(Stored entries)
= Beginning of Section =

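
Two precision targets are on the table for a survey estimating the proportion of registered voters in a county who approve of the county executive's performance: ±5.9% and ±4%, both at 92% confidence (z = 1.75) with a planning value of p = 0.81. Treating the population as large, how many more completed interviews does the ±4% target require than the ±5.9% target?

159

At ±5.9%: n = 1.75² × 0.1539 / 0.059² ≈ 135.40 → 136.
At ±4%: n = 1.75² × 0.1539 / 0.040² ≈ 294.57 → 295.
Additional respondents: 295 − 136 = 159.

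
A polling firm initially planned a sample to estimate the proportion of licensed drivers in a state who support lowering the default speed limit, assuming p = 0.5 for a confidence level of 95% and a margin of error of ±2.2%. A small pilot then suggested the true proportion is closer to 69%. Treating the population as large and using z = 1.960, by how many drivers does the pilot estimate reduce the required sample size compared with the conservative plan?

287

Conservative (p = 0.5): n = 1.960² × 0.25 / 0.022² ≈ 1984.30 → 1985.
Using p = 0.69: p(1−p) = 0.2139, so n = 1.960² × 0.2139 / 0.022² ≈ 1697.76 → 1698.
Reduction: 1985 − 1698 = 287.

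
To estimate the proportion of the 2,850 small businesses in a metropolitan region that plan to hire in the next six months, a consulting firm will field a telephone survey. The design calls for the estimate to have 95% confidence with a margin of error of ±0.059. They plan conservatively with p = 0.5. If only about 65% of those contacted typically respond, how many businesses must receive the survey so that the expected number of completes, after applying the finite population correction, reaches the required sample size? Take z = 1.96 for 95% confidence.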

= End of Section =

Each entry above is to be copied out exactly as written.

* **RESPONSE TO THIS TASK**:
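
Two precision targets are on the table for a survey estimating the proportion of registered voters in a county who approve of the county executive's performance: ±5.9% and ±4%, both at 92% confidence (z = 1.75) with a planning value of p = 0.81. Treating the population as large, how many more completed interviews does the ±4% target require than the ±5.9% target?

159

At ±5.9%: n = 1.75² × 0.1539 / 0.059² ≈ 135.40 → 136.
At ±4%: n = 1.75² × 0.1539 / 0.040² ≈ 294.57 → 295.
Additional respondents: 295 − 136 = 159.

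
A polling firm initially planned a sample to estimate the proportion of licensed drivers in a state who support lowering the default speed limit, assuming p = 0.5 for a confidence level of 95% and a margin of error of ±2.2%. A small pilot then suggested the true proportion is closer to 69%. Treating the population as large and using z = 1.960, by how many drivers does the pilot estimate reduce the required sample size compared with the conservative plan?

287

Conservative (p = 0.5): n = 1.960² × 0.25 / 0.022² ≈ 1984.30 → 1985.
Using p = 0.69: p(1−p) = 0.2139, so n = 1.960² × 0.2139 / 0.022² ≈ 1697.76 → 1698.
Reduction: 1985 − 1698 = 287.

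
To estimate the proportion of the 2,850 small businesses in a metropolitan region that plan to hire in the next six months, a consulting firm will field a telephone survey. The design calls for the estimate to have 95% confidence with a margin of error of ±0.059. They plan conservatively with p = 0.5. If only about 65% of those contacted typically respond, how many businesses must receive the survey so that the expected number of completes, after applying the finite population correction, reaches the required sample size? Take z = 1.96 for 95% confidence.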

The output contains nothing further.